Dataset excerpts -
== Segment start ==

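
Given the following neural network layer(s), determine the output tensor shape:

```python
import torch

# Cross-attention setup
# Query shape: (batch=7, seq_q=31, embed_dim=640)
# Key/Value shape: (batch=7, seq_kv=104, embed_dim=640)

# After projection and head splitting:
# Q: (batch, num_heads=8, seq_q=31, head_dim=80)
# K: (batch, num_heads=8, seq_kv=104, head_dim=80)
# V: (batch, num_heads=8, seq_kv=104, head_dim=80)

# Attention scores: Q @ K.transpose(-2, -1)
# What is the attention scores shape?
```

Input: (7, 31, 640) -> Output: (7, 8, 31, 104)

Answer: (7, 8, 31, 104)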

== Segment end ==

What to work on - All of the material above is to be repeated exactly.

Solution for this problem -
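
Given the following neural network layer(s), determine the output tensor shape:

```python
import torch

# Cross-attention setup
# Query shape: (batch=7, seq_q=31, embed_dim=640)
# Key/Value shape: (batch=7, seq_kv=104, embed_dim=640)

# After projection and head splitting:
# Q: (batch, num_heads=8, seq_q=31, head_dim=80)
# K: (batch, num_heads=8, seq_kv=104, head_dim=80)
# V: (batch, num_heads=8, seq_kv=104, head_dim=80)

# Attention scores: Q @ K.transpose(-2, -1)
# What is the attention scores shape?
```

Input: (7, 31, 640) -> Output: (7, 8, 31, 104)

Answer: (7, 8, 31, 104)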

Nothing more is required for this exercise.